Work to be completed - All entries shown below should be duplicated character for character.

Provided entries -
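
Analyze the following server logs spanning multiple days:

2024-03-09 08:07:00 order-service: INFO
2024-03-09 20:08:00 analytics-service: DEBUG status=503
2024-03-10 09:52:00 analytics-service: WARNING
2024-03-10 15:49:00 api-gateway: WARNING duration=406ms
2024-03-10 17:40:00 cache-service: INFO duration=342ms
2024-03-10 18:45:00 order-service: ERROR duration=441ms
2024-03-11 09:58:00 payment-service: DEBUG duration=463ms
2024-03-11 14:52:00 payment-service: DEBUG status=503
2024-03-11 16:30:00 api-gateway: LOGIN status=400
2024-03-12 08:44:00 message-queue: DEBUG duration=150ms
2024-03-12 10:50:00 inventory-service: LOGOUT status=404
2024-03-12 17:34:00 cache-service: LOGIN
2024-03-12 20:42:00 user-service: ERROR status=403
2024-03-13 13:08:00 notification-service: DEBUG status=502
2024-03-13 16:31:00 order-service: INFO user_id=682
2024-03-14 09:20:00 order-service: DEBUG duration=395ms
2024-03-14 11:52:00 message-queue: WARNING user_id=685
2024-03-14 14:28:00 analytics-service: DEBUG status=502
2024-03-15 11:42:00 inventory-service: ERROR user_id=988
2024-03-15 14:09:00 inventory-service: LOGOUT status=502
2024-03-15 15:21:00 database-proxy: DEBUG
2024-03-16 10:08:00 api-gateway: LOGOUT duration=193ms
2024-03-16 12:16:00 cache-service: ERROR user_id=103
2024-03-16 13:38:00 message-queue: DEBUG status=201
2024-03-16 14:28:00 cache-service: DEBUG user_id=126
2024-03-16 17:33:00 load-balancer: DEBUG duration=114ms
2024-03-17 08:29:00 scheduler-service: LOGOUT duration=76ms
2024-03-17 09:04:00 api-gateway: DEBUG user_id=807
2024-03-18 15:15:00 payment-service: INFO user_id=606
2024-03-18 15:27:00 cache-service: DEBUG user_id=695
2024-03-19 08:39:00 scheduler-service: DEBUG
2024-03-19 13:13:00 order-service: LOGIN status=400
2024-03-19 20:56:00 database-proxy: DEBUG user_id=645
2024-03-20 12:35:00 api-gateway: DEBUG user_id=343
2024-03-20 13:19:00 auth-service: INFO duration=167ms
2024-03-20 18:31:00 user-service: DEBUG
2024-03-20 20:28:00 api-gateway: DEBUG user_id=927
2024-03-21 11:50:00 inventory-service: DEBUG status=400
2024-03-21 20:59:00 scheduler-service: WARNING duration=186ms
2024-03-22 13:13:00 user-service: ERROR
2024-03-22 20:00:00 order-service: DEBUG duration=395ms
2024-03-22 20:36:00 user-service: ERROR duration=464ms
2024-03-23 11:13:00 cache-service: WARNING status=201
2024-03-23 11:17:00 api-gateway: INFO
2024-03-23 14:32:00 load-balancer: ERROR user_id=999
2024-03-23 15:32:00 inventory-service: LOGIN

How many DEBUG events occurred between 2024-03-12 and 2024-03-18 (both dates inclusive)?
10

To filter by date range:

1. Date range: 2024-03-12 through 2024-03-18, both dates inclusive
2. Filter for DEBUG events whose date falls in this range
3. Count matching events: 10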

Expected answer -
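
Analyze the following server logs spanning multiple days:

2024-03-09 08:07:00 order-service: INFO
2024-03-09 20:08:00 analytics-service: DEBUG status=503
2024-03-10 09:52:00 analytics-service: WARNING
2024-03-10 15:49:00 api-gateway: WARNING duration=406ms
2024-03-10 17:40:00 cache-service: INFO duration=342ms
2024-03-10 18:45:00 order-service: ERROR duration=441ms
2024-03-11 09:58:00 payment-service: DEBUG duration=463ms
2024-03-11 14:52:00 payment-service: DEBUG status=503
2024-03-11 16:30:00 api-gateway: LOGIN status=400
2024-03-12 08:44:00 message-queue: DEBUG duration=150ms
2024-03-12 10:50:00 inventory-service: LOGOUT status=404
2024-03-12 17:34:00 cache-service: LOGIN
2024-03-12 20:42:00 user-service: ERROR status=403
2024-03-13 13:08:00 notification-service: DEBUG status=502
2024-03-13 16:31:00 order-service: INFO user_id=682
2024-03-14 09:20:00 order-service: DEBUG duration=395ms
2024-03-14 11:52:00 message-queue: WARNING user_id=685
2024-03-14 14:28:00 analytics-service: DEBUG status=502
2024-03-15 11:42:00 inventory-service: ERROR user_id=988
2024-03-15 14:09:00 inventory-service: LOGOUT status=502
2024-03-15 15:21:00 database-proxy: DEBUG
2024-03-16 10:08:00 api-gateway: LOGOUT duration=193ms
2024-03-16 12:16:00 cache-service: ERROR user_id=103
2024-03-16 13:38:00 message-queue: DEBUG status=201
2024-03-16 14:28:00 cache-service: DEBUG user_id=126
2024-03-16 17:33:00 load-balancer: DEBUG duration=114ms
2024-03-17 08:29:00 scheduler-service: LOGOUT duration=76ms
2024-03-17 09:04:00 api-gateway: DEBUG user_id=807
2024-03-18 15:15:00 payment-service: INFO user_id=606
2024-03-18 15:27:00 cache-service: DEBUG user_id=695
2024-03-19 08:39:00 scheduler-service: DEBUG
2024-03-19 13:13:00 order-service: LOGIN status=400
2024-03-19 20:56:00 database-proxy: DEBUG user_id=645
2024-03-20 12:35:00 api-gateway: DEBUG user_id=343
2024-03-20 13:19:00 auth-service: INFO duration=167ms
2024-03-20 18:31:00 user-service: DEBUG
2024-03-20 20:28:00 api-gateway: DEBUG user_id=927
2024-03-21 11:50:00 inventory-service: DEBUG status=400
2024-03-21 20:59:00 scheduler-service: WARNING duration=186ms
2024-03-22 13:13:00 user-service: ERROR
2024-03-22 20:00:00 order-service: DEBUG duration=395ms
2024-03-22 20:36:00 user-service: ERROR duration=464ms
2024-03-23 11:13:00 cache-service: WARNING status=201
2024-03-23 11:17:00 api-gateway: INFO
2024-03-23 14:32:00 load-balancer: ERROR user_id=999
2024-03-23 15:32:00 inventory-service: LOGIN

How many DEBUG events occurred between 2024-03-12 and 2024-03-18 (both dates inclusive)?
10

To filter by date range:

1. Date range: 2024-03-12 through 2024-03-18, both dates inclusive
2. Filter for DEBUG events whose date falls in this range
3. Count matching events: 10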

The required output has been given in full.